## Requirement:
Every entry below needs to be repeated exactly as written.

## Data shown:
■ ■ ■ ■
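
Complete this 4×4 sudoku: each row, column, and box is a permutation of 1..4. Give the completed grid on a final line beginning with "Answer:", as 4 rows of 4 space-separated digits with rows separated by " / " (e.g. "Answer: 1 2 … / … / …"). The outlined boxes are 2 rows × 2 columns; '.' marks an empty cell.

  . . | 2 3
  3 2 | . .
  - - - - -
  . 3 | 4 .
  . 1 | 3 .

Step 1. [r4c4∈{2}] r4c4's peers cover all but 2 ⇒ r4c4=2.
Step 2. [r4c1∈{4}] only 4 remains possible at r4c1. So r4c1=4.
Step 3. [r2c3∈{1}] nothing but 1 survives at r2c3, so r2c3=1.
Step 4. [r2c4∈{4}] only 4 remains possible at r2c4. So r2c4=4.
Step 5. [r3c4∈{1}] r3c4 is down to just 1. So r3c4=1.
Step 6. [r1c1∈{1}] r1c1's peers cover all but 1. So r1c1=1.
Step 7. [r1c2∈{4}] r1c2 has the single candidate 4, so r1c2=4.
Step 8. [r3c1∈{2}] r3c1 has the single candidate 2, so r3c1=2.

Answer: 1 4 2 3 / 3 2 1 4 / 2 3 4 1 / 4 1 3 2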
■ ■ ■ ■
## Exercise output:
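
Complete this 4×4 sudoku: each row, column, and box is a permutation of 1..4. Give the completed grid on a final line beginning with "Answer:", as 4 rows of 4 space-separated digits with rows separated by " / " (e.g. "Answer: 1 2 … / … / …"). The outlined boxes are 2 rows × 2 columns; '.' marks an empty cell.

  . . | 2 3
  3 2 | . .
  - - - - -
  . 3 | 4 .
  . 1 | 3 .

Step 1. [r4c4∈{2}] r4c4's peers cover all but 2 ⇒ r4c4=2.
Step 2. [r4c1∈{4}] only 4 remains possible at r4c1. So r4c1=4.
Step 3. [r2c3∈{1}] nothing but 1 survives at r2c3, so r2c3=1.
Step 4. [r2c4∈{4}] only 4 remains possible at r2c4. So r2c4=4.
Step 5. [r3c4∈{1}] r3c4 is down to just 1. So r3c4=1.
Step 6. [r1c1∈{1}] r1c1's peers cover all but 1. So r1c1=1.
Step 7. [r1c2∈{4}] r1c2 has the single candidate 4, so r1c2=4.
Step 8. [r3c1∈{2}] r3c1 has the single candidate 2, so r3c1=2.

Answer: 1 4 2 3 / 3 2 1 4 / 2 3 4 1 / 4 1 3 2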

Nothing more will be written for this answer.